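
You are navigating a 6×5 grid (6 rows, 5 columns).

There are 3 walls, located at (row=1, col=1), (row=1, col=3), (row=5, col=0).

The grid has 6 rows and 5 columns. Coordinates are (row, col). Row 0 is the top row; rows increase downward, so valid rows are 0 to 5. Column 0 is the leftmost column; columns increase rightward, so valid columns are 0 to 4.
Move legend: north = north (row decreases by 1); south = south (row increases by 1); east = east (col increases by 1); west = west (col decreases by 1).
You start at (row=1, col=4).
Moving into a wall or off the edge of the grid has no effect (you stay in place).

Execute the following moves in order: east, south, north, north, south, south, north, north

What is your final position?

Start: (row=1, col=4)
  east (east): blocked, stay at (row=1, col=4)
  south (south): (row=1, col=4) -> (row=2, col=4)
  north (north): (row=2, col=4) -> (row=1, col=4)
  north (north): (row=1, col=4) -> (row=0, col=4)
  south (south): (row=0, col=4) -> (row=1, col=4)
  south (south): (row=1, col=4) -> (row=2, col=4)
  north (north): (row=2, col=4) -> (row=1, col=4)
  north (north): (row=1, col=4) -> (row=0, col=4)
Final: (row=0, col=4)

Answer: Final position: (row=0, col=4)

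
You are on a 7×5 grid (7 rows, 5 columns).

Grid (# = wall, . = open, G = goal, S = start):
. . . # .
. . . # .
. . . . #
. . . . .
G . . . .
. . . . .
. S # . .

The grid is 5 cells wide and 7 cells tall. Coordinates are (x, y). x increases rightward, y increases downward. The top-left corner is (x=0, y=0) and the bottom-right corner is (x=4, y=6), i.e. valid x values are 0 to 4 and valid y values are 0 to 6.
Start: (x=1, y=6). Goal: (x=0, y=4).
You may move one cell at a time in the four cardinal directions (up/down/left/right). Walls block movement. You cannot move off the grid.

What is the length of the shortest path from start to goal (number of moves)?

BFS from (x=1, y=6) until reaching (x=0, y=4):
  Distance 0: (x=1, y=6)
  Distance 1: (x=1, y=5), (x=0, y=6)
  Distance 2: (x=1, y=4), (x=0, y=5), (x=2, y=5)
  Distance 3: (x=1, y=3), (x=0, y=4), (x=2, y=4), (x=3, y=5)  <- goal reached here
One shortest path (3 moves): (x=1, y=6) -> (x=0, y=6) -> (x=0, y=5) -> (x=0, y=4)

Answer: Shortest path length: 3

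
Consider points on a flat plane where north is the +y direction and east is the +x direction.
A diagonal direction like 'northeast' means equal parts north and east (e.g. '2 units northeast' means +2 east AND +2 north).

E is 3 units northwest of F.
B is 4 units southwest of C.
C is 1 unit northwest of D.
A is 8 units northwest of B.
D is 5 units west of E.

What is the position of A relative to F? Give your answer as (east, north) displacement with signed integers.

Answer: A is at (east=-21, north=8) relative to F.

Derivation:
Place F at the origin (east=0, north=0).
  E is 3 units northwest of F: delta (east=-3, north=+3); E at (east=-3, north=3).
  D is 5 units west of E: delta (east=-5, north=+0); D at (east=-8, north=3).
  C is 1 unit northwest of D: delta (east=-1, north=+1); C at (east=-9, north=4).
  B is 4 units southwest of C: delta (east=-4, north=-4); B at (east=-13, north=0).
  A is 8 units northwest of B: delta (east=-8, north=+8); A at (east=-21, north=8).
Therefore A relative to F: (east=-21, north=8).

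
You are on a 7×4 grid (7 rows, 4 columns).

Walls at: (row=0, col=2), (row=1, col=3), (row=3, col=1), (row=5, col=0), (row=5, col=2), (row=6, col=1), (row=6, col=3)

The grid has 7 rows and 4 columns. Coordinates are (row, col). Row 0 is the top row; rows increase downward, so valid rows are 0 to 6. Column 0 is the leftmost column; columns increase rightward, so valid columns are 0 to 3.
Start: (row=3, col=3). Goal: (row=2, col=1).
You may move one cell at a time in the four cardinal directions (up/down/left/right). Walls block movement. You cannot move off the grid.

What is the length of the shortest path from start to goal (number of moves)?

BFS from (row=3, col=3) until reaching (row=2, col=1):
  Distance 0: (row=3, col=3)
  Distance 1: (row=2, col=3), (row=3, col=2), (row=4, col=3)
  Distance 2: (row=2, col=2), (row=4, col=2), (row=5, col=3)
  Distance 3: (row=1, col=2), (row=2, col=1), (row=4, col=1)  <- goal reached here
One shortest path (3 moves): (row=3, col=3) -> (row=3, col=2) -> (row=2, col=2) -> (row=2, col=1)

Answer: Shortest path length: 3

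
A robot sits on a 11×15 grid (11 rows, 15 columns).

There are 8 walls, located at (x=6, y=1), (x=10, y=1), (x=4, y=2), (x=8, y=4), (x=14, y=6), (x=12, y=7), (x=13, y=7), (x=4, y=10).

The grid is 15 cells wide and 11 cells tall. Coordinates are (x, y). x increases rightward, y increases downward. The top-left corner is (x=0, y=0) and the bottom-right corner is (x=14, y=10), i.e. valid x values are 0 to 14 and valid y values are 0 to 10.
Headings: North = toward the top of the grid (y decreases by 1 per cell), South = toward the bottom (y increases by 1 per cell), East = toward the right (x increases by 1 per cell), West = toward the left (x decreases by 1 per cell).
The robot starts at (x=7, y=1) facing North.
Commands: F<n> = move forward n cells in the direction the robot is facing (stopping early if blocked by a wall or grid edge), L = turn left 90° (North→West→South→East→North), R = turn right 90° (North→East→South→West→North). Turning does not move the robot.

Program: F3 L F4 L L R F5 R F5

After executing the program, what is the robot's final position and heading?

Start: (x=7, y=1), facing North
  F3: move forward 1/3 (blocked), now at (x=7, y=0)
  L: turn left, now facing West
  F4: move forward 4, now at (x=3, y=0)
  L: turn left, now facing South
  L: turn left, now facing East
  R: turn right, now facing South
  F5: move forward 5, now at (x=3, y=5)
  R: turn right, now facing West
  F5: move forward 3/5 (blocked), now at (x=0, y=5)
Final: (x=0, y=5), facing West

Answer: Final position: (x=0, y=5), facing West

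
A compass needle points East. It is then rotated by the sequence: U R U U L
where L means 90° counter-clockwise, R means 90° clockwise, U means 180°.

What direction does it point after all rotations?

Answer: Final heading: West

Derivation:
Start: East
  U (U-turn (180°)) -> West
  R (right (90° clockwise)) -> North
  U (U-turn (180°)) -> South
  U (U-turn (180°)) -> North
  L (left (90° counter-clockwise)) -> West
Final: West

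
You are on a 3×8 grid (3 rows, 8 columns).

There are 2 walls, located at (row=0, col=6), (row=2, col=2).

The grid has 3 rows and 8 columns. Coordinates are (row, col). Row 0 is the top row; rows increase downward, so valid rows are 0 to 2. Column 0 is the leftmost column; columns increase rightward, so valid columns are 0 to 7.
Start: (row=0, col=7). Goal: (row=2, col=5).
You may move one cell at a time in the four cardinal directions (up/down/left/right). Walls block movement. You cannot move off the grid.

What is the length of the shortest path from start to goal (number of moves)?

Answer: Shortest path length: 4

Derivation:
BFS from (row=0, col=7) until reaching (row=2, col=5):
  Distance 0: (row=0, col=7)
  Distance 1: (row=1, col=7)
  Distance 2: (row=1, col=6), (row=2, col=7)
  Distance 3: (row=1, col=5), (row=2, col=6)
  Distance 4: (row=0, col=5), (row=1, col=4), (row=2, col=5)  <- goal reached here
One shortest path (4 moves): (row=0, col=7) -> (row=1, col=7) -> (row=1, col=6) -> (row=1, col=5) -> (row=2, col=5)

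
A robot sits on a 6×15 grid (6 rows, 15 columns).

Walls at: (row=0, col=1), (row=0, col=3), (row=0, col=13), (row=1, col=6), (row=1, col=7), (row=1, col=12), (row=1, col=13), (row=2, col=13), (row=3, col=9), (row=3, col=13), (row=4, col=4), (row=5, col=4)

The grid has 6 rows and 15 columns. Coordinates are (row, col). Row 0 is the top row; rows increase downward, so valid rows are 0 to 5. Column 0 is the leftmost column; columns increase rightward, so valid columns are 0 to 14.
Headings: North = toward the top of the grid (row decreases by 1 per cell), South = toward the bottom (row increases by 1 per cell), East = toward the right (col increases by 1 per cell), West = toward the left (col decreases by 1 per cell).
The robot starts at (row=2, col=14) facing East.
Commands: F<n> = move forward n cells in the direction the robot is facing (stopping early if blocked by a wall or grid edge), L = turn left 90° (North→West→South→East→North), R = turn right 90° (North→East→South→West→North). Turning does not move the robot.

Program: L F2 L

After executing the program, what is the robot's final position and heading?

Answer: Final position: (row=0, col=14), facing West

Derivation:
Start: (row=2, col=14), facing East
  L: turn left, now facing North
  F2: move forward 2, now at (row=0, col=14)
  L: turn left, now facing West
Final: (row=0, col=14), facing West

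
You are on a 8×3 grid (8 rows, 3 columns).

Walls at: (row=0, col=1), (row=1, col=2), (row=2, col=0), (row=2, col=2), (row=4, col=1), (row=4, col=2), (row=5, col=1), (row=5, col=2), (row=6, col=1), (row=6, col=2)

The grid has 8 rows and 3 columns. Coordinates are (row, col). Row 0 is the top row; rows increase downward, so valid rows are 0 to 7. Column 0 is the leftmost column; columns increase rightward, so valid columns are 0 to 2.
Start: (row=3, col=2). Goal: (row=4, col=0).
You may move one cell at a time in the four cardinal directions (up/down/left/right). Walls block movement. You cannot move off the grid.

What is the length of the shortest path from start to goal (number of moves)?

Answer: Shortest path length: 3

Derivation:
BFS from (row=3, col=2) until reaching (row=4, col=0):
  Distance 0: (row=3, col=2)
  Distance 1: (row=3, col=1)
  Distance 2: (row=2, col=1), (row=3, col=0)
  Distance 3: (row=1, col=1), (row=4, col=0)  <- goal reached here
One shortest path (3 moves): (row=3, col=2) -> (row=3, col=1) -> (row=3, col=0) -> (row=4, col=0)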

▶ _Task directions_: Take the stretch of lines above from the one containing "A robot sits on a 6×15" through the one containing "col=4), (row=5, col=4)" and repeat it exactly, adding no other line.

▶ _Task result_:
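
A robot sits on a 6×15 grid (6 rows, 15 columns).

Walls at: (row=0, col=1), (row=0, col=3), (row=0, col=13), (row=1, col=6), (row=1, col=7), (row=1, col=12), (row=1, col=13), (row=2, col=13), (row=3, col=9), (row=3, col=13), (row=4, col=4), (row=5, col=4)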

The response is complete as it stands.